> _WHAT THE TASK ASKS_
Print the line where "In³⁺(aq) + 3" occurs and every line that follows it in the data below, ending with the last line, precisely as written.

-------------------------

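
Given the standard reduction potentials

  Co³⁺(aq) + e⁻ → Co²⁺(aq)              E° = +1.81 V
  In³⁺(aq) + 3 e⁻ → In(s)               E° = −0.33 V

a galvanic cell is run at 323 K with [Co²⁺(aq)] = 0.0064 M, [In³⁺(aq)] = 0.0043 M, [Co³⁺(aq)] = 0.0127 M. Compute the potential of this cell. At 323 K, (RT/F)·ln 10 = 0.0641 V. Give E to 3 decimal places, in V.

+2.210 V

Co³⁺/Co²⁺ is reduced (cathode, E° = +1.81 V) and In³⁺/In is oxidized (anode).
The standard potential is +1.81 − (−0.33) = +2.14 V and the balanced reaction transfers n = 3 electrons.
Balancing gives 3 Co³⁺(aq) + In(s) → 3 Co²⁺(aq) + In³⁺(aq); hence Q = ([Co²⁺(aq)]^3·[In³⁺(aq)]) / [Co³⁺(aq)]^3 = 0.00055 (log Q = −3.259).
E = E° − (0.0641/n)·log Q = +2.14 − (0.0641/3)(−3.259) = +2.210 V.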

-------------------------

> _RESPONSE_
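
  In³⁺(aq) + 3 e⁻ → In(s)               E° = −0.33 V

a galvanic cell is run at 323 K with [Co²⁺(aq)] = 0.0064 M, [In³⁺(aq)] = 0.0043 M, [Co³⁺(aq)] = 0.0127 M. Compute the potential of this cell. At 323 K, (RT/F)·ln 10 = 0.0641 V. Give E to 3 decimal places, in V.

+2.210 V

Co³⁺/Co²⁺ is reduced (cathode, E° = +1.81 V) and In³⁺/In is oxidized (anode).
The standard potential is +1.81 − (−0.33) = +2.14 V and the balanced reaction transfers n = 3 electrons.
Balancing gives 3 Co³⁺(aq) + In(s) → 3 Co²⁺(aq) + In³⁺(aq); hence Q = ([Co²⁺(aq)]^3·[In³⁺(aq)]) / [Co³⁺(aq)]^3 = 0.00055 (log Q = −3.259).
E = E° − (0.0641/n)·log Q = +2.14 − (0.0641/3)(−3.259) = +2.210 V.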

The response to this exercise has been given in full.